■ WHAT YOU SHOULD DO
Return, without anything added, the lines from the one containing "A long air-core" through the end of the entries below, exactly as written.
• • •
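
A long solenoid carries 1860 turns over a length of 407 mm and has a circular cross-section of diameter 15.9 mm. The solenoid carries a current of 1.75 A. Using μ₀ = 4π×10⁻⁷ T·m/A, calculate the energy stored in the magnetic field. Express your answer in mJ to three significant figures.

A = π(d/2)² = π(7.950×10^-3 m)² = 1.986×10^-4 m².
L = μ₀N²A/ℓ = (4π×10⁻⁷)(1860)²(1.986×10^-4)/(0.407) = 2.121×10^-3 H.
U = ½LI² = ½(2.121×10^-3)(1.75)² = 3.248×10^-3 J.

U ≈ 3.25 mJ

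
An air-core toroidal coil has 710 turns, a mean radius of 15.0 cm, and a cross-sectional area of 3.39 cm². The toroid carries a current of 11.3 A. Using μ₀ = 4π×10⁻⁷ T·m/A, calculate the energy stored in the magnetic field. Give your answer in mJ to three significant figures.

L = μ₀N²A/(2πR) = (4π×10⁻⁷)(710)²(3.390×10^-4)/(2π×0.15) = 2.279×10^-4 H.
U = ½LI² = ½(2.279×10^-4)(11.3)² = 1.4547×10^-2 J.

U ≈ 14.5 mJ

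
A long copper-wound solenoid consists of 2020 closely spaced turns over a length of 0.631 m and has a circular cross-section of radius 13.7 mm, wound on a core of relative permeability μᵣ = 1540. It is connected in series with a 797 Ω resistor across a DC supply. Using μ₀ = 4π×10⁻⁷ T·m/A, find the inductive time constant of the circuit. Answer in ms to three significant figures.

A = πr² = π(1.370×10^-2 m)² = 5.896×10^-4 m².
L = μ₀μᵣN²A/ℓ = (4π×10⁻⁷)(1540)(2020)²(5.896×10^-4)/(0.631) = 7.379 H.
τ = L/R = (7.379)/(797) = 9.258×10^-3 s.

τ ≈ 9.26 ms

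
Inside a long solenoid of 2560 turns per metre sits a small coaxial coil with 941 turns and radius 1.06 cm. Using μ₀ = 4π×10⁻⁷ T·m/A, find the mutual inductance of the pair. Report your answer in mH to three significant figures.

The outer solenoid produces a uniform field B₁ = μ₀n₁I₁ across the inner coil,
so the flux linkage is N₂Φ = N₂B₁A₂ = μ₀n₁N₂A₂·I₁, giving M = μ₀n₁N₂A₂.
A₂ = πr² = π(1.060×10^-2 m)² = 3.530×10^-4 m².
M = (4π×10⁻⁷)(2560)(941)(3.530×10^-4) = 1.069×10^-3 H.

M ≈ 1.07 mH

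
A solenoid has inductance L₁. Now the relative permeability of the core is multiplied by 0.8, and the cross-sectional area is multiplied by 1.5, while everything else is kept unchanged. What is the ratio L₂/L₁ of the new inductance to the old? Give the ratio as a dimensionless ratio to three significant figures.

For a solenoid, L ∝ μᵣN²A/ℓ.
L₂/L₁ = (0.8) × (1.5) = 1.20.

L₂/L₁ = 1.20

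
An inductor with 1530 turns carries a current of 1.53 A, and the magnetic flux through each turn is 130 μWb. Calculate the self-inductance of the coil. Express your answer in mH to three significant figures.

L ≈ 130 mH

Self-inductance is defined by L = NΦ_B/I (flux linkage over current).
L = (1530)(1.300×10^-4 Wb)/(1.53 A) = 0.13 H.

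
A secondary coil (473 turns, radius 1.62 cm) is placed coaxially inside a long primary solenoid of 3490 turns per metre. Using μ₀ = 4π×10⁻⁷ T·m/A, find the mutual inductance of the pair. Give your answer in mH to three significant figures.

M ≈ 1.71 mH

The outer solenoid produces a uniform field B₁ = μ₀n₁I₁ across the inner coil,
so the flux linkage is N₂Φ = N₂B₁A₂ = μ₀n₁N₂A₂·I₁, giving M = μ₀n₁N₂A₂.
A₂ = πr² = π(1.620×10^-2 m)² = 8.2448×10^-4 m².
M = (4π×10⁻⁷)(3490)(473)(8.2448×10^-4) = 1.710×10^-3 H.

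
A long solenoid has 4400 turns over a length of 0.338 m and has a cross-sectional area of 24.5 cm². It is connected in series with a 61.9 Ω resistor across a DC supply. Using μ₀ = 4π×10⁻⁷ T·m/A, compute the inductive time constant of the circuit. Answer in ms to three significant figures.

A = 24.5 cm² = 2.450×10^-3 m².
L = μ₀N²A/ℓ = (4π×10⁻⁷)(4400)²(2.450×10^-3)/(0.338) = 0.1763 H.
τ = L/R = (0.1763)/(61.9) = 2.849×10^-3 s.

τ ≈ 2.85 ms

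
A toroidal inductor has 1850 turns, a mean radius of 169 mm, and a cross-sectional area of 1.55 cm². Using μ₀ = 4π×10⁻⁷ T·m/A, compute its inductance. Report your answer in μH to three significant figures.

For a thin toroid, L = μ₀N²A/(2πR).
L = (4π×10⁻⁷)(1850)²(1.550×10^-4) / (2π×0.169 m) = 6.278×10^-4 H.

L ≈ 628 μH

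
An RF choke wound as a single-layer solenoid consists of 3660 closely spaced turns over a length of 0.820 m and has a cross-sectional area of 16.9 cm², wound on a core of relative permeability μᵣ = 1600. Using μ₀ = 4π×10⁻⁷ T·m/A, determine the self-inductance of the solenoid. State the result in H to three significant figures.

L ≈ 55.5 H

A = 16.9 cm² = 1.690×10^-3 m².
For a long solenoid, L = μ₀μᵣN²A/ℓ.
L = (4π×10⁻⁷)(1600)(3660)²(1.690×10^-3)/(0.82 m) = 55.51 H.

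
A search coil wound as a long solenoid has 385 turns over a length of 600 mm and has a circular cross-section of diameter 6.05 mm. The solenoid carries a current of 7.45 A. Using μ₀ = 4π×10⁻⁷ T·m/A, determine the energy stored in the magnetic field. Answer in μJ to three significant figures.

U ≈ 248 μJ

A = π(d/2)² = π(3.025×10^-3 m)² = 2.8748×10^-5 m².
L = μ₀N²A/ℓ = (4π×10⁻⁷)(385)²(2.8748×10^-5)/(0.6) = 8.924×10^-6 H.
U = ½LI² = ½(8.924×10^-6)(7.45)² = 2.477×10^-4 J.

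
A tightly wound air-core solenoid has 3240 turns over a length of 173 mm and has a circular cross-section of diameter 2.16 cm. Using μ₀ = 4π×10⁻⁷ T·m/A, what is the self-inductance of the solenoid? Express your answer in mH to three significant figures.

A = π(d/2)² = π(1.080×10^-2 m)² = 3.664×10^-4 m².
For a long solenoid, L = μ₀N²A/ℓ.
L = (4π×10⁻⁷)(3240)²(3.664×10^-4)/(0.173 m) = 2.794×10^-2 H.

L ≈ 27.9 mH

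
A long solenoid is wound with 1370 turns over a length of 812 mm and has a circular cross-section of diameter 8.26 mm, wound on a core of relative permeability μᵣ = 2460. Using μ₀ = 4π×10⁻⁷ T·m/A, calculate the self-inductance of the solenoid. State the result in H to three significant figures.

A = π(d/2)² = π(4.130×10^-3 m)² = 5.359×10^-5 m².
For a long solenoid, L = μ₀μᵣN²A/ℓ.
L = (4π×10⁻⁷)(2460)(1370)²(5.359×10^-5)/(0.812 m) = 0.3829 H.

L ≈ 0.383 H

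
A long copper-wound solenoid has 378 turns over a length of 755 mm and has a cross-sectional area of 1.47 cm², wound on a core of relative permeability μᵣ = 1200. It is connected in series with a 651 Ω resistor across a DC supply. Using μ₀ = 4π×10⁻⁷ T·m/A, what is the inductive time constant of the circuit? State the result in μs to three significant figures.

A = 1.47 cm² = 1.470×10^-4 m².
L = μ₀μᵣN²A/ℓ = (4π×10⁻⁷)(1200)(378)²(1.470×10^-4)/(0.755) = 4.195×10^-2 H.
τ = L/R = (4.195×10^-2)/(651) = 6.444×10^-5 s.

τ ≈ 64.4 μs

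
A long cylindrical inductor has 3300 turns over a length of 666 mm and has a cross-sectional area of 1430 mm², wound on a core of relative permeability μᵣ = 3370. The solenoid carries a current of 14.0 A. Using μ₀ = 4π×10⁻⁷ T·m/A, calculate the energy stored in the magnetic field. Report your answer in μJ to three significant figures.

U ≈ 9700000000 μJ

A = 1430 mm² = 1.430×10^-3 m².
L = μ₀μᵣN²A/ℓ = (4π×10⁻⁷)(3370)(3300)²(1.430×10^-3)/(0.666) = 99.02 H.
U = ½LI² = ½(99.02)(14.0)² = 9.704×10^3 J.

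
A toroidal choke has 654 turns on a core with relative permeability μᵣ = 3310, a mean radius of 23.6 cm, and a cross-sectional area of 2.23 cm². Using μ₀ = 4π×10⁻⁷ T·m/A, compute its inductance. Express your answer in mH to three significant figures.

L ≈ 268 mH

For a thin toroid, L = μ₀μᵣN²A/(2πR).
L = (4π×10⁻⁷)(3310)(654)²(2.230×10^-4) / (2π×0.236 m) = 0.2676 H.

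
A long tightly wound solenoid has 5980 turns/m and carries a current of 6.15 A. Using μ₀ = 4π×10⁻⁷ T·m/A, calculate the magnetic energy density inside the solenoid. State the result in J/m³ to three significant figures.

u ≈ 850 J/m³

B = μ₀nI = (4π×10⁻⁷)(5.980×10^3)(6.15) = 4.622×10^-2 T.
u = B²/(2μ₀) = (4.622×10^-2)²/(2×4π×10⁻⁷) = 849.8 J/m³.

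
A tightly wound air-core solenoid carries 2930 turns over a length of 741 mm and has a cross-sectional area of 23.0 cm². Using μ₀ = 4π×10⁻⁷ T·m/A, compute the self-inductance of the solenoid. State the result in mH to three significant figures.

L ≈ 33.5 mH

A = 23.0 cm² = 2.300×10^-3 m².
For a long solenoid, L = μ₀N²A/ℓ.
L = (4π×10⁻⁷)(2930)²(2.300×10^-3)/(0.741 m) = 3.349×10^-2 H.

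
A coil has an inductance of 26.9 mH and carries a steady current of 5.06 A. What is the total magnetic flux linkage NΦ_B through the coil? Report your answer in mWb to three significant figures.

NΦ_B ≈ 136 mWb

From L = NΦ_B/I, the flux linkage is NΦ_B = LI.
NΦ_B = (2.690×10^-2 H)(5.06 A) = 0.1361 Wb.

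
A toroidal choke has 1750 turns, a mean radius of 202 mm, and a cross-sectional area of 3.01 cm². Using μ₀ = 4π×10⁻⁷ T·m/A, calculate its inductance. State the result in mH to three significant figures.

For a thin toroid, L = μ₀N²A/(2πR).
L = (4π×10⁻⁷)(1750)²(3.010×10^-4) / (2π×0.202 m) = 9.127×10^-4 H.

L ≈ 0.913 mH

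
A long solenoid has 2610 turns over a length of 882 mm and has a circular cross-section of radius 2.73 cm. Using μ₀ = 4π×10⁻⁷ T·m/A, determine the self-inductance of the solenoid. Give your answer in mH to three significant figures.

L ≈ 22.7 mH

A = πr² = π(2.730×10^-2 m)² = 2.341×10^-3 m².
For a long solenoid, L = μ₀N²A/ℓ.
L = (4π×10⁻⁷)(2610)²(2.341×10^-3)/(0.882 m) = 2.272×10^-2 H.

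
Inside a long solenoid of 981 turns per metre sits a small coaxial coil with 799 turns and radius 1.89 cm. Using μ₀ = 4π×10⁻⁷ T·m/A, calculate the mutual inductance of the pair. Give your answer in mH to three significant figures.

M ≈ 1.11 mH

The outer solenoid produces a uniform field B₁ = μ₀n₁I₁ across the inner coil,
so the flux linkage is N₂Φ = N₂B₁A₂ = μ₀n₁N₂A₂·I₁, giving M = μ₀n₁N₂A₂.
A₂ = πr² = π(1.890×10^-2 m)² = 1.122×10^-3 m².
M = (4π×10⁻⁷)(981)(799)(1.122×10^-3) = 1.105×10^-3 H.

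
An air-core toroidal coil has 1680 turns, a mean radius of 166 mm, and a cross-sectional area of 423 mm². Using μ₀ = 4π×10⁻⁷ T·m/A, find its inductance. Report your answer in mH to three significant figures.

For a thin toroid, L = μ₀N²A/(2πR).
L = (4π×10⁻⁷)(1680)²(4.230×10^-4) / (2π×0.166 m) = 1.438×10^-3 H.

L ≈ 1.44 mH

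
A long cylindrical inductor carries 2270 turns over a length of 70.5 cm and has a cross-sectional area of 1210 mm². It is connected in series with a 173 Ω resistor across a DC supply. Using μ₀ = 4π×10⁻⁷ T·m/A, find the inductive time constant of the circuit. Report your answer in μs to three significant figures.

τ ≈ 64.2 μs

A = 1210 mm² = 1.210×10^-3 m².
L = μ₀N²A/ℓ = (4π×10⁻⁷)(2270)²(1.210×10^-3)/(0.705) = 1.111×10^-2 H.
τ = L/R = (1.111×10^-2)/(173) = 6.424×10^-5 s.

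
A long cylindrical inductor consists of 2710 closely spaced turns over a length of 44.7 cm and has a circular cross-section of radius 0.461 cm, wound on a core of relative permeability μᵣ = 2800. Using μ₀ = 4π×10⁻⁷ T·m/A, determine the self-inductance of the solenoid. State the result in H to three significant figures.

L ≈ 3.86 H

A = πr² = π(4.610×10^-3 m)² = 6.677×10^-5 m².
For a long solenoid, L = μ₀μᵣN²A/ℓ.
L = (4π×10⁻⁷)(2800)(2710)²(6.677×10^-5)/(0.447 m) = 3.86 H.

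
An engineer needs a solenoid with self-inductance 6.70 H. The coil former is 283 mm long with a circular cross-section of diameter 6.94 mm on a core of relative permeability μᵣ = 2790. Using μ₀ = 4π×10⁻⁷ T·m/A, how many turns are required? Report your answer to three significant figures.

N ≈ 3780 turns

A = π(d/2)² = π(3.470×10^-3 m)² = 3.783×10^-5 m².
From L = μ₀μᵣN²A/ℓ, N = √(Lℓ / (μ₀μᵣA)).
N = √[(6.7)(0.283) / ((4π×10⁻⁷)(2790)×3.783×10^-5)] = √(1.430×10^7) ≈ 3781.1.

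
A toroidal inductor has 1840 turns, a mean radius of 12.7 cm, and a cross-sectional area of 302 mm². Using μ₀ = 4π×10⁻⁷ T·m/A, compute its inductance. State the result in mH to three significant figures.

L ≈ 1.61 mH

For a thin toroid, L = μ₀N²A/(2πR).
L = (4π×10⁻⁷)(1840)²(3.020×10^-4) / (2π×0.127 m) = 1.610×10^-3 H.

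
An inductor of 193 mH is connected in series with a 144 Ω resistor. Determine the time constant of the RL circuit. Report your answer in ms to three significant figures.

τ ≈ 1.34 ms

τ = L/R = (0.193 H)/(144 Ω) = 1.340×10^-3 s.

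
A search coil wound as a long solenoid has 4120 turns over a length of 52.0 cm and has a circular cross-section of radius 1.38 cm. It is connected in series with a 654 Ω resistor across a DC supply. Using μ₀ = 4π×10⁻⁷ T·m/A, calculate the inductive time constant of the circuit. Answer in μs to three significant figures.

τ ≈ 37.5 μs

A = πr² = π(1.380×10^-2 m)² = 5.983×10^-4 m².
L = μ₀N²A/ℓ = (4π×10⁻⁷)(4120)²(5.983×10^-4)/(0.52) = 2.454×10^-2 H.
τ = L/R = (2.454×10^-2)/(654) = 3.753×10^-5 s.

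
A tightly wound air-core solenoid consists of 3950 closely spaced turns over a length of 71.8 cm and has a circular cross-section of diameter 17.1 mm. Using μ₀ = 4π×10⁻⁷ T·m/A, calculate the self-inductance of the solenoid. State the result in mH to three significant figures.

L ≈ 6.27 mH

A = π(d/2)² = π(8.550×10^-3 m)² = 2.297×10^-4 m².
For a long solenoid, L = μ₀N²A/ℓ.
L = (4π×10⁻⁷)(3950)²(2.297×10^-4)/(0.718 m) = 6.271×10^-3 H.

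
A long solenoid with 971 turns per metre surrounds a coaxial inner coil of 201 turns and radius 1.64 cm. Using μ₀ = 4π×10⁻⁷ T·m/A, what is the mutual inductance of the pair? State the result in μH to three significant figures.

The outer solenoid produces a uniform field B₁ = μ₀n₁I₁ across the inner coil,
so the flux linkage is N₂Φ = N₂B₁A₂ = μ₀n₁N₂A₂·I₁, giving M = μ₀n₁N₂A₂.
A₂ = πr² = π(1.640×10^-2 m)² = 8.450×10^-4 m².
M = (4π×10⁻⁷)(971)(201)(8.450×10^-4) = 2.072×10^-4 H.

M ≈ 207 μH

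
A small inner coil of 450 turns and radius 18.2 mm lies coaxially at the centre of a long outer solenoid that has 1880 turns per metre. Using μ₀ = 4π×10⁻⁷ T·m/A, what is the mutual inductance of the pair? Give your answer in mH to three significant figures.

M ≈ 1.11 mH

The outer solenoid produces a uniform field B₁ = μ₀n₁I₁ across the inner coil,
so the flux linkage is N₂Φ = N₂B₁A₂ = μ₀n₁N₂A₂·I₁, giving M = μ₀n₁N₂A₂.
A₂ = πr² = π(1.820×10^-2 m)² = 1.041×10^-3 m².
M = (4π×10⁻⁷)(1880)(450)(1.041×10^-3) = 1.106×10^-3 H.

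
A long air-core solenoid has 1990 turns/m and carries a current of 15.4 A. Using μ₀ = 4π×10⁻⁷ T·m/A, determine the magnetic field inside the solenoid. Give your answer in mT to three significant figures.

B ≈ 38.5 mT

Inside a long solenoid, B = μ₀nI.
B = (4π×10⁻⁷)(1.990×10^3 m⁻¹)(15.4 A) = 3.851×10^-2 T.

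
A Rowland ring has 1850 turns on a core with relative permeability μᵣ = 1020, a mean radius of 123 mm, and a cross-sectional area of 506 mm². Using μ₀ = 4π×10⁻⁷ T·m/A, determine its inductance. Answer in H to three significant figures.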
• • •
■ TASK RESPONSE
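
A long air-core solenoid has 1990 turns/m and carries a current of 15.4 A. Using μ₀ = 4π×10⁻⁷ T·m/A, determine the magnetic field inside the solenoid. Give your answer in mT to three significant figures.

B ≈ 38.5 mT

Inside a long solenoid, B = μ₀nI.
B = (4π×10⁻⁷)(1.990×10^3 m⁻¹)(15.4 A) = 3.851×10^-2 T.

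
A Rowland ring has 1850 turns on a core with relative permeability μᵣ = 1020, a mean radius of 123 mm, and a cross-sectional area of 506 mm². Using μ₀ = 4π×10⁻⁷ T·m/A, determine its inductance. Answer in H to three significant figures.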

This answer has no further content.